Data items:

Start of Block

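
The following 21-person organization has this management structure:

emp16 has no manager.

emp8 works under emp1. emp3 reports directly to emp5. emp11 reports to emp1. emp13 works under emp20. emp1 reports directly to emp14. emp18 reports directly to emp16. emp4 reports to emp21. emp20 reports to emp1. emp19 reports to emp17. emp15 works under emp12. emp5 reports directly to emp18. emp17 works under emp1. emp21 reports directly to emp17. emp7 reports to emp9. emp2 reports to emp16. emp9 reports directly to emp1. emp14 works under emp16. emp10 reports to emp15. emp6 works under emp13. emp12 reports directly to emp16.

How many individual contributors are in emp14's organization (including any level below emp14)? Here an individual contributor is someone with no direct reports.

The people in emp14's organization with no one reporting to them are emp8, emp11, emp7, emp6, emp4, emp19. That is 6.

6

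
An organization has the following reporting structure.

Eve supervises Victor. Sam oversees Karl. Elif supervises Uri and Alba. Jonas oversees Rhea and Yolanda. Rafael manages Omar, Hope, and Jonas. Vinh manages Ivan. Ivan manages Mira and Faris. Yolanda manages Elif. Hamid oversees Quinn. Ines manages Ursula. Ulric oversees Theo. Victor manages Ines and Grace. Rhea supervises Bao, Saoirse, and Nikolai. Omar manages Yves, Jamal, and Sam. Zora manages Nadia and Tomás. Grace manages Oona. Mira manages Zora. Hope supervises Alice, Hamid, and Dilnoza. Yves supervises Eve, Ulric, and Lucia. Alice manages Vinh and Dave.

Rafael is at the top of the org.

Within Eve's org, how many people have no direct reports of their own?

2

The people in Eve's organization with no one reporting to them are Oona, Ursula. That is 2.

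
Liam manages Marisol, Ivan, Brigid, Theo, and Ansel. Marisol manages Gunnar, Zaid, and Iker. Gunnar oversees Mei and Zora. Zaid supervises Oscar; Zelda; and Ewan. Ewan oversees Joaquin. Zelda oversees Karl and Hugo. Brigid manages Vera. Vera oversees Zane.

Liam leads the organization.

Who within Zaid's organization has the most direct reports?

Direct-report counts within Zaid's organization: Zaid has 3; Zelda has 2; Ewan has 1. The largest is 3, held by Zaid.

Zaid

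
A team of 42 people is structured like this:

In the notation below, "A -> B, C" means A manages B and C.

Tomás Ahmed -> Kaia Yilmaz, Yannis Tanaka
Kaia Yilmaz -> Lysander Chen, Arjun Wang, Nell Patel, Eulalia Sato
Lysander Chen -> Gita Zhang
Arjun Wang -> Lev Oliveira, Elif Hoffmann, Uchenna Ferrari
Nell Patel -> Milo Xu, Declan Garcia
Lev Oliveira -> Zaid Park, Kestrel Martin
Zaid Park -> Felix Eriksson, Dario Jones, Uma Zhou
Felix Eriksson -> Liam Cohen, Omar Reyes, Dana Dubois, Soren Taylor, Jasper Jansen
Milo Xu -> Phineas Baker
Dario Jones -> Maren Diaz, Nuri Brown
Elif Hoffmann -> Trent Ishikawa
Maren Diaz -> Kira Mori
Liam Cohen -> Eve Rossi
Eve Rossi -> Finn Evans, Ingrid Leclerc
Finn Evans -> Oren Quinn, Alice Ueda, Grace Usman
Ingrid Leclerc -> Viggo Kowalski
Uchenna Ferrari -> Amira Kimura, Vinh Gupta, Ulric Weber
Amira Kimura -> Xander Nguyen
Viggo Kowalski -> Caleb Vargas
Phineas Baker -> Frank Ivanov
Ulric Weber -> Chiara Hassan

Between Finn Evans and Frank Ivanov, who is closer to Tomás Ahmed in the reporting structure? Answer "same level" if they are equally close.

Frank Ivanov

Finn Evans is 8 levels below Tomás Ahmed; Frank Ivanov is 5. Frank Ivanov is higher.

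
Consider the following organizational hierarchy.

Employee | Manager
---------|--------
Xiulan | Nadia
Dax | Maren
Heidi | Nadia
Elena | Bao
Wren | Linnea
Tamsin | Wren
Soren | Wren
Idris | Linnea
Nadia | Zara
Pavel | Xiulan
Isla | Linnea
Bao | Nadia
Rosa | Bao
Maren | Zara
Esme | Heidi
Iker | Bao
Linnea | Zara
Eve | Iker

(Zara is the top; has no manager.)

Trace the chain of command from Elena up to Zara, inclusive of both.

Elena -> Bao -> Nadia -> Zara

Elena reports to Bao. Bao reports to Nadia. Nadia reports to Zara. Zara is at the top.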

End of Block

AIM OF THE EXERCISE: Your answer must consist only of the lines from the one containing "Consider the following" through the last line of the data above, both included, exactly as written.

RESULT FOR THIS TASK:
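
Consider the following organizational hierarchy.

Employee | Manager
---------|--------
Xiulan | Nadia
Dax | Maren
Heidi | Nadia
Elena | Bao
Wren | Linnea
Tamsin | Wren
Soren | Wren
Idris | Linnea
Nadia | Zara
Pavel | Xiulan
Isla | Linnea
Bao | Nadia
Rosa | Bao
Maren | Zara
Esme | Heidi
Iker | Bao
Linnea | Zara
Eve | Iker

(Zara is the top; has no manager.)

Trace the chain of command from Elena up to Zara, inclusive of both.

Elena -> Bao -> Nadia -> Zara

Elena reports to Bao. Bao reports to Nadia. Nadia reports to Zara. Zara is at the top.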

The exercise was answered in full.